ASSIGNMENT: Everything from the line containing "If a loudspeaker" down to the last line of the entries below must be transcribed exactly, and nothing else.

EXTRACTED ENTRIES:
»»

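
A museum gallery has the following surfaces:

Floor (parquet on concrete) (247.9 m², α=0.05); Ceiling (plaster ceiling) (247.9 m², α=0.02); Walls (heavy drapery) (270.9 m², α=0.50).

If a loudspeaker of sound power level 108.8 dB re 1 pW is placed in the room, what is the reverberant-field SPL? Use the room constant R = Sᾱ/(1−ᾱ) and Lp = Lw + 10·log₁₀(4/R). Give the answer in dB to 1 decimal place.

A = 152.803 sabins; S = 766.7 m².
ᾱ = 0.1993, so room constant R = A/(1−ᾱ) = 190.837 m².
Lp = 108.8 + 10·log₁₀(4/190.837) = 108.8 + (-16.79) = 92.0 dB.

92.0 dB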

««

ANSWER FOR THIS EXERCISE:
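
If a loudspeaker of sound power level 108.8 dB re 1 pW is placed in the room, what is the reverberant-field SPL? Use the room constant R = Sᾱ/(1−ᾱ) and Lp = Lw + 10·log₁₀(4/R). Give the answer in dB to 1 decimal place.

A = 152.803 sabins; S = 766.7 m².
ᾱ = 0.1993, so room constant R = A/(1−ᾱ) = 190.837 m².
Lp = 108.8 + 10·log₁₀(4/190.837) = 108.8 + (-16.79) = 92.0 dB.

92.0 dB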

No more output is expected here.